+++ GIVEN RECORDS
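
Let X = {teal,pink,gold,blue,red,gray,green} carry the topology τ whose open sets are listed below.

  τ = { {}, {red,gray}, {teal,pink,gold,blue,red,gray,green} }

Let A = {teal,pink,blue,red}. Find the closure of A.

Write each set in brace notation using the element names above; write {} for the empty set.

complement {gold,gray,green}; its interior {}; cl(A) = X∖{} = {teal,pink,gold,blue,red,gray,green}

{teal,pink,gold,blue,red,gray,green}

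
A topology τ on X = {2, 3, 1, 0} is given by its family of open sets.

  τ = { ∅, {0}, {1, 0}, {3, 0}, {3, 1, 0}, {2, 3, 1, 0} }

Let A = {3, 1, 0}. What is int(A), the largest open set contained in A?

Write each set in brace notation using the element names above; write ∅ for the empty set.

{3, 1, 0}

U open, U⊆A: ∅, {0}, {3, 0}, {1, 0}, {3, 1, 0}. int(A) = ⋃ = {3, 1, 0}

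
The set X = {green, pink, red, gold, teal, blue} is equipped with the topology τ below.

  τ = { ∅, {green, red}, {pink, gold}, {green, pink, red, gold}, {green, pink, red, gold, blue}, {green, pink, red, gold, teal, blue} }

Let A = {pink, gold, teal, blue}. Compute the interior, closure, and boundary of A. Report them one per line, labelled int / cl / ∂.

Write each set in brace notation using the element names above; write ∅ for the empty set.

int(A) = {pink, gold}
cl(A)  = {pink, gold, teal, blue}
∂A     = {teal, blue}

U open, U⊆A: ∅, {pink, gold}. int(A) = ⋃ = {pink, gold}
X∖A={green, red}, int(X∖A)={green, red}, hence cl(A)={pink, gold, teal, blue}
∂A: remove int from cl → {teal, blue}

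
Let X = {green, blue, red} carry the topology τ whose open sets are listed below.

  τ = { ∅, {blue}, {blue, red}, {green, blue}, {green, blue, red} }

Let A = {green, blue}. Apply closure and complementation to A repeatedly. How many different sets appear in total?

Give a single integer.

4

complement {red}; its interior ∅; cl(A) = X∖∅ = {green, blue, red}
With k = closure, c = complement:
  1. A     = {green, blue}
  2. kA    = {green, blue, red}
  3. cA    = {red}
  4. ckA   = ∅
k, c of each give nothing new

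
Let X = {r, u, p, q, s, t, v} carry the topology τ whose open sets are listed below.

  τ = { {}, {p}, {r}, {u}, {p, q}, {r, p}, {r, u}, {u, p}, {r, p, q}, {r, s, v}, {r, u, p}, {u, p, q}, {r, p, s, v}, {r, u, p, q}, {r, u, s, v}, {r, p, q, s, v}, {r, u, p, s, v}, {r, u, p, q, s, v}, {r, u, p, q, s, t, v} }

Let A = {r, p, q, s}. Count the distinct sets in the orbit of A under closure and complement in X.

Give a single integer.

X∖A={u, t, v}, int(X∖A)={u}, hence cl(A)={r, p, q, s, t, v}
Orbit (k=closure, c=complement):
  1. A     = {r, p, q, s}
  2. kA    = {r, p, q, s, t, v}
  3. cA    = {u, t, v}
  4. ckA   = {u}
  5. kcA   = {u, s, t, v}
  6. kckA  = {u, t}
  7. ckcA  = {r, p, q}
  8. ckckA = {r, p, q, s, v}
(closed under both — stop)

8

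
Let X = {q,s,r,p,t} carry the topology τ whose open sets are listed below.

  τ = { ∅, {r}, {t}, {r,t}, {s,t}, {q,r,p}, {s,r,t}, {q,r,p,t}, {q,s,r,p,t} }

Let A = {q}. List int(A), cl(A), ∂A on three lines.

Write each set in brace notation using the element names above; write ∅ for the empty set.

opens ⊆ A: ∅; union → int = ∅
complement {s,r,p,t}; its interior {s,r,t}; cl(A) = X∖{s,r,t} = {q,p}
boundary = {q,p} ∖ ∅ = {q,p}

int(A) = ∅
cl(A)  = {q,p}
∂A     = {q,p}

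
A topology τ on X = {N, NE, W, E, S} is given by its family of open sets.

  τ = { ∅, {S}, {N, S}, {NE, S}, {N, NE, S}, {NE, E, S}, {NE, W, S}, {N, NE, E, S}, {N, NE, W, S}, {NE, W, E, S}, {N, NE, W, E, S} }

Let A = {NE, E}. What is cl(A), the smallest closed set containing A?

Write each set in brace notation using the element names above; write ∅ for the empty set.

{NE, W, E}

cl via duality: int({N, W, S}) = {N, S}, so X∖{N, S} = {NE, W, E}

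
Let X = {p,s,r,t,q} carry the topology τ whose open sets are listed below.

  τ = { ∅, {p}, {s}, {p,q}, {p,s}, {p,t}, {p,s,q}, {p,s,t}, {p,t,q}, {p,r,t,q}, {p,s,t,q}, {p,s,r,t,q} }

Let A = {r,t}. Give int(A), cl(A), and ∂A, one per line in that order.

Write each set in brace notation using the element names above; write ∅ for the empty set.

int(A) = ∅
cl(A)  = {r,t}
∂A     = {r,t}

opens ⊆ A: ∅; union → int = ∅
complement {p,s,q}; its interior {p,s,q}; cl(A) = X∖{p,s,q} = {r,t}
boundary = {r,t} ∖ ∅ = {r,t}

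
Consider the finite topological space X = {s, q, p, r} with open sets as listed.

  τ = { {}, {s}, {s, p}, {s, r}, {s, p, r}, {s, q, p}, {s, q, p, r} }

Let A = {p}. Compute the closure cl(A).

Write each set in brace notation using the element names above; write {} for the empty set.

{q, p}

closure: X∖int(X∖A) = X∖{s, r} = {q, p}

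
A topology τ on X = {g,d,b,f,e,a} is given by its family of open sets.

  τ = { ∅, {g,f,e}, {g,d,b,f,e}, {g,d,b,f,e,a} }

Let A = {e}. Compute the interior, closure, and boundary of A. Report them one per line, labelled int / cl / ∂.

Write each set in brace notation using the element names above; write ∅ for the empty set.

int(A) = ∅
cl(A)  = {g,d,b,f,e,a}
∂A     = {g,d,b,f,e,a}

interior: largest open inside A is ∅ (from ∅)
cl via duality: int({g,d,b,f,a}) = ∅, so X∖∅ = {g,d,b,f,e,a}
cl∖int = {g,d,b,f,e,a}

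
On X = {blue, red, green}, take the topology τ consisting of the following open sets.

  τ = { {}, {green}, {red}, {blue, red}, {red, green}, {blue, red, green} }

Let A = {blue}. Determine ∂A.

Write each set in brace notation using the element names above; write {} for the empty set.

open subsets of A: {}; so int(A) = {}
closure: X∖int(X∖A) = X∖{red, green} = {blue}
∂A = {blue} minus {} = {blue}

{blue}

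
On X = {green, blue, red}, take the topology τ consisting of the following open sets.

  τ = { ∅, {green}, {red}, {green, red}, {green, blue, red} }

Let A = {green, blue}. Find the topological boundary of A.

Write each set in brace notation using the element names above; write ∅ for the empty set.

U open, U⊆A: ∅, {green}. int(A) = ⋃ = {green}
X∖A={red}, int(X∖A)={red}, hence cl(A)={green, blue}
∂A: remove int from cl → {blue}

{blue}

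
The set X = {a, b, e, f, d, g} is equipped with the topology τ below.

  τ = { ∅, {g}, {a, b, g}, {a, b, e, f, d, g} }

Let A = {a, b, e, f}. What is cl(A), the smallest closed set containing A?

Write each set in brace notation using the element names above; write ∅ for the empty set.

X∖A={d, g}, int(X∖A)={g}, hence cl(A)={a, b, e, f, d}

{a, b, e, f, d}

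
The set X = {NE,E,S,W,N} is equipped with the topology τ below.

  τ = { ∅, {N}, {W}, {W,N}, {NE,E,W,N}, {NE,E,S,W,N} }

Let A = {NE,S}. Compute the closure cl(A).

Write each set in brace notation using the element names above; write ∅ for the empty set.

{NE,E,S}

complement {E,W,N}; its interior {W,N}; cl(A) = X∖{W,N} = {NE,E,S}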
++++++
WHAT THIS TASK INVOLVES: Repeat every entry above exactly, leaving nothing out.

RESULT OF THIS TASK:
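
Let X = {teal,pink,gold,blue,red,gray,green} carry the topology τ whose open sets are listed below.

  τ = { {}, {red,gray}, {teal,pink,gold,blue,red,gray,green} }

Let A = {teal,pink,blue,red}. Find the closure of A.

Write each set in brace notation using the element names above; write {} for the empty set.

complement {gold,gray,green}; its interior {}; cl(A) = X∖{} = {teal,pink,gold,blue,red,gray,green}

{teal,pink,gold,blue,red,gray,green}

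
A topology τ on X = {2, 3, 1, 0} is given by its family of open sets.

  τ = { ∅, {0}, {1, 0}, {3, 0}, {3, 1, 0}, {2, 3, 1, 0} }

Let A = {3, 1, 0}. What is int(A), the largest open set contained in A?

Write each set in brace notation using the element names above; write ∅ for the empty set.

{3, 1, 0}

U open, U⊆A: ∅, {0}, {3, 0}, {1, 0}, {3, 1, 0}. int(A) = ⋃ = {3, 1, 0}

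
The set X = {green, pink, red, gold, teal, blue} is equipped with the topology τ below.

  τ = { ∅, {green, red}, {pink, gold}, {green, pink, red, gold}, {green, pink, red, gold, blue}, {green, pink, red, gold, teal, blue} }

Let A = {pink, gold, teal, blue}. Compute the interior, closure, and boundary of A. Report them one per line, labelled int / cl / ∂.

Write each set in brace notation using the element names above; write ∅ for the empty set.

int(A) = {pink, gold}
cl(A)  = {pink, gold, teal, blue}
∂A     = {teal, blue}

U open, U⊆A: ∅, {pink, gold}. int(A) = ⋃ = {pink, gold}
X∖A={green, red}, int(X∖A)={green, red}, hence cl(A)={pink, gold, teal, blue}
∂A: remove int from cl → {teal, blue}

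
Let X = {green, blue, red} carry the topology τ whose open sets are listed below.

  τ = { ∅, {blue}, {blue, red}, {green, blue}, {green, blue, red} }

Let A = {green, blue}. Apply closure and complementation to A repeatedly. How many different sets appear in total?

Give a single integer.

4

complement {red}; its interior ∅; cl(A) = X∖∅ = {green, blue, red}
With k = closure, c = complement:
  1. A     = {green, blue}
  2. kA    = {green, blue, red}
  3. cA    = {red}
  4. ckA   = ∅
k, c of each give nothing new

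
Let X = {r, u, p, q, s, t, v} carry the topology τ whose open sets are listed below.

  τ = { {}, {p}, {r}, {u}, {p, q}, {r, p}, {r, u}, {u, p}, {r, p, q}, {r, s, v}, {r, u, p}, {u, p, q}, {r, p, s, v}, {r, u, p, q}, {r, u, s, v}, {r, p, q, s, v}, {r, u, p, s, v}, {r, u, p, q, s, v}, {r, u, p, q, s, t, v} }

Let A = {r, p, q, s}. Count the distinct sets in the orbit of A under closure and complement in X.

Give a single integer.

X∖A={u, t, v}, int(X∖A)={u}, hence cl(A)={r, p, q, s, t, v}
Orbit (k=closure, c=complement):
  1. A     = {r, p, q, s}
  2. kA    = {r, p, q, s, t, v}
  3. cA    = {u, t, v}
  4. ckA   = {u}
  5. kcA   = {u, s, t, v}
  6. kckA  = {u, t}
  7. ckcA  = {r, p, q}
  8. ckckA = {r, p, q, s, v}
(closed under both — stop)

8

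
Let X = {q,s,r,p,t} carry the topology τ whose open sets are listed below.

  τ = { ∅, {r}, {t}, {r,t}, {s,t}, {q,r,p}, {s,r,t}, {q,r,p,t}, {q,s,r,p,t} }

Let A = {q}. List int(A), cl(A), ∂A on three lines.

Write each set in brace notation using the element names above; write ∅ for the empty set.

opens ⊆ A: ∅; union → int = ∅
complement {s,r,p,t}; its interior {s,r,t}; cl(A) = X∖{s,r,t} = {q,p}
boundary = {q,p} ∖ ∅ = {q,p}

int(A) = ∅
cl(A)  = {q,p}
∂A     = {q,p}

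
A topology τ on X = {N, NE, W, E, S} is given by its family of open sets.

  τ = { ∅, {S}, {N, S}, {NE, S}, {N, NE, S}, {NE, E, S}, {NE, W, S}, {N, NE, E, S}, {N, NE, W, S}, {NE, W, E, S}, {N, NE, W, E, S} }

Let A = {NE, E}. What is cl(A), the smallest closed set containing A?

Write each set in brace notation using the element names above; write ∅ for the empty set.

{NE, W, E}

cl via duality: int({N, W, S}) = {N, S}, so X∖{N, S} = {NE, W, E}

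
Let X = {p,s,r,t,q} carry the topology τ whose open sets are listed below.

  τ = { ∅, {p}, {s}, {p,q}, {p,s}, {p,t}, {p,s,q}, {p,s,t}, {p,t,q}, {p,r,t,q}, {p,s,t,q}, {p,s,r,t,q} }

Let A = {r,t}. Give int(A), cl(A), and ∂A, one per line in that order.

Write each set in brace notation using the element names above; write ∅ for the empty set.

int(A) = ∅
cl(A)  = {r,t}
∂A     = {r,t}

opens ⊆ A: ∅; union → int = ∅
complement {p,s,q}; its interior {p,s,q}; cl(A) = X∖{p,s,q} = {r,t}
boundary = {r,t} ∖ ∅ = {r,t}

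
Consider the finite topological space X = {s, q, p, r} with open sets as listed.

  τ = { {}, {s}, {s, p}, {s, r}, {s, p, r}, {s, q, p}, {s, q, p, r} }

Let A = {p}. Compute the closure cl(A).

Write each set in brace notation using the element names above; write {} for the empty set.

{q, p}

closure: X∖int(X∖A) = X∖{s, r} = {q, p}

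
A topology τ on X = {g,d,b,f,e,a} is given by its family of open sets.

  τ = { ∅, {g,f,e}, {g,d,b,f,e}, {g,d,b,f,e,a} }

Let A = {e}. Compute the interior, closure, and boundary of A. Report them one per line, labelled int / cl / ∂.

Write each set in brace notation using the element names above; write ∅ for the empty set.

int(A) = ∅
cl(A)  = {g,d,b,f,e,a}
∂A     = {g,d,b,f,e,a}

interior: largest open inside A is ∅ (from ∅)
cl via duality: int({g,d,b,f,a}) = ∅, so X∖∅ = {g,d,b,f,e,a}
cl∖int = {g,d,b,f,e,a}

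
On X = {blue, red, green}, take the topology τ consisting of the following open sets.

  τ = { {}, {green}, {red}, {blue, red}, {red, green}, {blue, red, green} }

Let A = {blue}. Determine ∂A.

Write each set in brace notation using the element names above; write {} for the empty set.

open subsets of A: {}; so int(A) = {}
closure: X∖int(X∖A) = X∖{red, green} = {blue}
∂A = {blue} minus {} = {blue}

{blue}

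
On X = {green, blue, red}, take the topology τ consisting of the following open sets.

  τ = { ∅, {green}, {red}, {green, red}, {green, blue, red} }

Let A = {green, blue}. Find the topological boundary of A.

Write each set in brace notation using the element names above; write ∅ for the empty set.

U open, U⊆A: ∅, {green}. int(A) = ⋃ = {green}
X∖A={red}, int(X∖A)={red}, hence cl(A)={green, blue}
∂A: remove int from cl → {blue}

{blue}

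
The set X = {a, b, e, f, d, g} is equipped with the topology τ below.

  τ = { ∅, {g}, {a, b, g}, {a, b, e, f, d, g} }

Let A = {a, b, e, f}. What is cl(A), the smallest closed set containing A?

Write each set in brace notation using the element names above; write ∅ for the empty set.

X∖A={d, g}, int(X∖A)={g}, hence cl(A)={a, b, e, f, d}

{a, b, e, f, d}

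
The set X = {NE,E,S,W,N} is equipped with the topology τ below.

  τ = { ∅, {N}, {W}, {W,N}, {NE,E,W,N}, {NE,E,S,W,N} }

Let A = {NE,S}. Compute the closure cl(A).

Write each set in brace notation using the element names above; write ∅ for the empty set.

{NE,E,S}

complement {E,W,N}; its interior {W,N}; cl(A) = X∖{W,N} = {NE,E,S}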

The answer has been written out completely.